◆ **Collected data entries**
-*-*-

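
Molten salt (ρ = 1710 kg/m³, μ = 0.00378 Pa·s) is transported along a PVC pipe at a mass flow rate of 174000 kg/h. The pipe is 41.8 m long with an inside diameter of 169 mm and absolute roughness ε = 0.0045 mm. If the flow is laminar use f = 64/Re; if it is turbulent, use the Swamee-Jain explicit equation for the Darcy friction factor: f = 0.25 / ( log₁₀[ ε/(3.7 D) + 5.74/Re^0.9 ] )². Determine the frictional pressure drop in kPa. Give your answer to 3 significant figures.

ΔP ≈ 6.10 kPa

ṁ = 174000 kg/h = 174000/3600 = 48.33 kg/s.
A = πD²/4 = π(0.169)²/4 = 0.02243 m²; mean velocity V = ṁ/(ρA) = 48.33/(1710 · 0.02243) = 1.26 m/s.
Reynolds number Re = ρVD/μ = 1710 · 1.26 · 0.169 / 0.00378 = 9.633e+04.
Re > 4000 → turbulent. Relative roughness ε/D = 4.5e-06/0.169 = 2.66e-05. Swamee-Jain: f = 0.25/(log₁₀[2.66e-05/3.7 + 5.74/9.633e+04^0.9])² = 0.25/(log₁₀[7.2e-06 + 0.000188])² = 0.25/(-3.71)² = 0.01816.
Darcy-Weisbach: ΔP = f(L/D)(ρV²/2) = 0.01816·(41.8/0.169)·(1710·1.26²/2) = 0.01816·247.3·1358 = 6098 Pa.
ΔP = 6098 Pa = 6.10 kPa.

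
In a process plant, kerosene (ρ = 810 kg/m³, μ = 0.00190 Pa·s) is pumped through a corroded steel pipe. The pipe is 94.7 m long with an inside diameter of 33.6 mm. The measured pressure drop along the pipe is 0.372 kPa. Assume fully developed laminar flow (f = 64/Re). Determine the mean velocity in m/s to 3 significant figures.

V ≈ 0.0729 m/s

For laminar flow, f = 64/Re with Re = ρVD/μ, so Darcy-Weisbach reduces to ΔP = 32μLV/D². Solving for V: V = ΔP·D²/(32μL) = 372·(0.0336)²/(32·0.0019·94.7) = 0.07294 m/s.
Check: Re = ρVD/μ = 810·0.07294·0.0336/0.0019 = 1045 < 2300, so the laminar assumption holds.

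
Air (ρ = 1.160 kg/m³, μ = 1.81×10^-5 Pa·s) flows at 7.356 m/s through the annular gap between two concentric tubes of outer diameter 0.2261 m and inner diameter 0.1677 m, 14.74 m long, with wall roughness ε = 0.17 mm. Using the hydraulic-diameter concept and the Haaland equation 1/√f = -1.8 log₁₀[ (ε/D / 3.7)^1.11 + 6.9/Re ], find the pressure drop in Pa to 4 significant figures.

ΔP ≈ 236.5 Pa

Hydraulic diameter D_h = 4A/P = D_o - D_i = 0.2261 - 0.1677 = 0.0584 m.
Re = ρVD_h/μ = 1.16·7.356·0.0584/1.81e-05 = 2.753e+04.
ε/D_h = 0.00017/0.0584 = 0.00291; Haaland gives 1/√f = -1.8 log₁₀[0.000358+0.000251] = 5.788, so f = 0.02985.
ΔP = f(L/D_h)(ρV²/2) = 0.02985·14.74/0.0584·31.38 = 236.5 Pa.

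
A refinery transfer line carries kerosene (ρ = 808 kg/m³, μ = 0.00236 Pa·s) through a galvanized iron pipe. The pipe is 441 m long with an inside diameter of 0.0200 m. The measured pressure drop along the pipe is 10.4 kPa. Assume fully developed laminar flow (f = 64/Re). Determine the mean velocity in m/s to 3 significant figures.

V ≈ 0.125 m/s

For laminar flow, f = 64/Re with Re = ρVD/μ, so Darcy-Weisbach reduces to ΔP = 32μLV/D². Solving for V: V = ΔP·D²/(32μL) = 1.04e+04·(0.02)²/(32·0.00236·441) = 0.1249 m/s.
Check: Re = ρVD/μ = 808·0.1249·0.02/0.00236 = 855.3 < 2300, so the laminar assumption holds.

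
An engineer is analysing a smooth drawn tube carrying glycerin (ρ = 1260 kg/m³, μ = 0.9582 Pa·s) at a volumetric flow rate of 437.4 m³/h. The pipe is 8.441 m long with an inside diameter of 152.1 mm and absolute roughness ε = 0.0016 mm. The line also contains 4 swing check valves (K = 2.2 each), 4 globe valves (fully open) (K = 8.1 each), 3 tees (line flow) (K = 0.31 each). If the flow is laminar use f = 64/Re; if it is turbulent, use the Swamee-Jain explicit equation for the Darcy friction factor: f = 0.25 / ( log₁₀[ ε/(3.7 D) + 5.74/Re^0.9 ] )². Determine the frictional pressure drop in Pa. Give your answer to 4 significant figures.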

-*-*-

◆ **PROBLEM STATEMENT**
Your answer must contain every line of the records, exactly.

◆ **REPLY**
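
Molten salt (ρ = 1710 kg/m³, μ = 0.00378 Pa·s) is transported along a PVC pipe at a mass flow rate of 174000 kg/h. The pipe is 41.8 m long with an inside diameter of 169 mm and absolute roughness ε = 0.0045 mm. If the flow is laminar use f = 64/Re; if it is turbulent, use the Swamee-Jain explicit equation for the Darcy friction factor: f = 0.25 / ( log₁₀[ ε/(3.7 D) + 5.74/Re^0.9 ] )². Determine the frictional pressure drop in kPa. Give your answer to 3 significant figures.

ΔP ≈ 6.10 kPa

ṁ = 174000 kg/h = 174000/3600 = 48.33 kg/s.
A = πD²/4 = π(0.169)²/4 = 0.02243 m²; mean velocity V = ṁ/(ρA) = 48.33/(1710 · 0.02243) = 1.26 m/s.
Reynolds number Re = ρVD/μ = 1710 · 1.26 · 0.169 / 0.00378 = 9.633e+04.
Re > 4000 → turbulent. Relative roughness ε/D = 4.5e-06/0.169 = 2.66e-05. Swamee-Jain: f = 0.25/(log₁₀[2.66e-05/3.7 + 5.74/9.633e+04^0.9])² = 0.25/(log₁₀[7.2e-06 + 0.000188])² = 0.25/(-3.71)² = 0.01816.
Darcy-Weisbach: ΔP = f(L/D)(ρV²/2) = 0.01816·(41.8/0.169)·(1710·1.26²/2) = 0.01816·247.3·1358 = 6098 Pa.
ΔP = 6098 Pa = 6.10 kPa.

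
In a process plant, kerosene (ρ = 810 kg/m³, μ = 0.00190 Pa·s) is pumped through a corroded steel pipe. The pipe is 94.7 m long with an inside diameter of 33.6 mm. The measured pressure drop along the pipe is 0.372 kPa. Assume fully developed laminar flow (f = 64/Re). Determine the mean velocity in m/s to 3 significant figures.

V ≈ 0.0729 m/s

For laminar flow, f = 64/Re with Re = ρVD/μ, so Darcy-Weisbach reduces to ΔP = 32μLV/D². Solving for V: V = ΔP·D²/(32μL) = 372·(0.0336)²/(32·0.0019·94.7) = 0.07294 m/s.
Check: Re = ρVD/μ = 810·0.07294·0.0336/0.0019 = 1045 < 2300, so the laminar assumption holds.

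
Air (ρ = 1.160 kg/m³, μ = 1.81×10^-5 Pa·s) flows at 7.356 m/s through the annular gap between two concentric tubes of outer diameter 0.2261 m and inner diameter 0.1677 m, 14.74 m long, with wall roughness ε = 0.17 mm. Using the hydraulic-diameter concept and the Haaland equation 1/√f = -1.8 log₁₀[ (ε/D / 3.7)^1.11 + 6.9/Re ], find the pressure drop in Pa to 4 significant figures.

ΔP ≈ 236.5 Pa

Hydraulic diameter D_h = 4A/P = D_o - D_i = 0.2261 - 0.1677 = 0.0584 m.
Re = ρVD_h/μ = 1.16·7.356·0.0584/1.81e-05 = 2.753e+04.
ε/D_h = 0.00017/0.0584 = 0.00291; Haaland gives 1/√f = -1.8 log₁₀[0.000358+0.000251] = 5.788, so f = 0.02985.
ΔP = f(L/D_h)(ρV²/2) = 0.02985·14.74/0.0584·31.38 = 236.5 Pa.

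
A refinery transfer line carries kerosene (ρ = 808 kg/m³, μ = 0.00236 Pa·s) through a galvanized iron pipe. The pipe is 441 m long with an inside diameter of 0.0200 m. The measured pressure drop along the pipe is 10.4 kPa. Assume fully developed laminar flow (f = 64/Re). Determine the mean velocity in m/s to 3 significant figures.

V ≈ 0.125 m/s

For laminar flow, f = 64/Re with Re = ρVD/μ, so Darcy-Weisbach reduces to ΔP = 32μLV/D². Solving for V: V = ΔP·D²/(32μL) = 1.04e+04·(0.02)²/(32·0.00236·441) = 0.1249 m/s.
Check: Re = ρVD/μ = 808·0.1249·0.02/0.00236 = 855.3 < 2300, so the laminar assumption holds.

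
An engineer is analysing a smooth drawn tube carrying glycerin (ρ = 1260 kg/m³, μ = 0.9582 Pa·s) at a volumetric flow rate of 437.4 m³/h. The pipe is 8.441 m long with an inside diameter of 152.1 mm and absolute roughness ε = 0.0016 mm. The line also contains 4 swing check valves (K = 2.2 each), 4 globe valves (fully open) (K = 8.1 each), 3 tees (line flow) (K = 0.31 each). If the flow is laminar use f = 64/Re; if it is turbulent, use the Swamee-Jain explicit equation for the Darcy friction factor: f = 0.25 / ( log₁₀[ ε/(3.7 D) + 5.74/Re^0.9 ] )². Determine the frictional pressure drop in Pa. Give your answer to 4 significant figures.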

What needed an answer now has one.